* **What you will do**:
From the data, copy out every line in which the word "marked" appears.

* **Given records**:
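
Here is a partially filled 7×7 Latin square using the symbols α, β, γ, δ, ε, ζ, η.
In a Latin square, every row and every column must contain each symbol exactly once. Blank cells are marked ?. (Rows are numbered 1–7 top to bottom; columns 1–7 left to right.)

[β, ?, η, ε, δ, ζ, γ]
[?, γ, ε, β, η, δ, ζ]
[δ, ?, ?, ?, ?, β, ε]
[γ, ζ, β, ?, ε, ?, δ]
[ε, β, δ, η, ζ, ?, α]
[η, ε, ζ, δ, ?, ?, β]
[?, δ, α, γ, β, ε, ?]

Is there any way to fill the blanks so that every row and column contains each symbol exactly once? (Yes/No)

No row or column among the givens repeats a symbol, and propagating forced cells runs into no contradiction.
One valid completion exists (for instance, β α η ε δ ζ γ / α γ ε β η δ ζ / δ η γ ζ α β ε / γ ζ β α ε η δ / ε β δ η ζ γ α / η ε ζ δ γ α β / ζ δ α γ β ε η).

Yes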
==
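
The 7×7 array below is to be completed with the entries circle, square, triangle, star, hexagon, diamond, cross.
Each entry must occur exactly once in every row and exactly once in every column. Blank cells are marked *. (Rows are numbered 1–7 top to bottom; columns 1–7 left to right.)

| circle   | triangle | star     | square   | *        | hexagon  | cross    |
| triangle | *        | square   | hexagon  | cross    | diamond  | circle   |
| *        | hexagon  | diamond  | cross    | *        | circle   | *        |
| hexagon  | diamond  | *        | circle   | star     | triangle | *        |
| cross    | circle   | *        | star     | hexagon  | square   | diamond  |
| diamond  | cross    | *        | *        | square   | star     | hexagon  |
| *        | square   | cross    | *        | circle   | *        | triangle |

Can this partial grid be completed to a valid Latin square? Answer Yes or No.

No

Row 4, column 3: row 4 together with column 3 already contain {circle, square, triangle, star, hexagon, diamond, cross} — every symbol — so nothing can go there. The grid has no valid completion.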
* * *
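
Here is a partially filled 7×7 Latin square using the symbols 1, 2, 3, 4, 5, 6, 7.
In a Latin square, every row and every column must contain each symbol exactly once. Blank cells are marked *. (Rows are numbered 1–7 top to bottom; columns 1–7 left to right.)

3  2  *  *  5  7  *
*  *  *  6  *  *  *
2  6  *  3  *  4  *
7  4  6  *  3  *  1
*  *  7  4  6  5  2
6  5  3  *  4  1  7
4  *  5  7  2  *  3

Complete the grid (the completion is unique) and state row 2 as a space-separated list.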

* **Response to this exercise**:
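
In a Latin square, every row and every column must contain each symbol exactly once. Blank cells are marked ?. (Rows are numbered 1–7 top to bottom; columns 1–7 left to right.)
Each entry must occur exactly once in every row and exactly once in every column. Blank cells are marked *. (Rows are numbered 1–7 top to bottom; columns 1–7 left to right.)
In a Latin square, every row and every column must contain each symbol exactly once. Blank cells are marked *. (Rows are numbered 1–7 top to bottom; columns 1–7 left to right.)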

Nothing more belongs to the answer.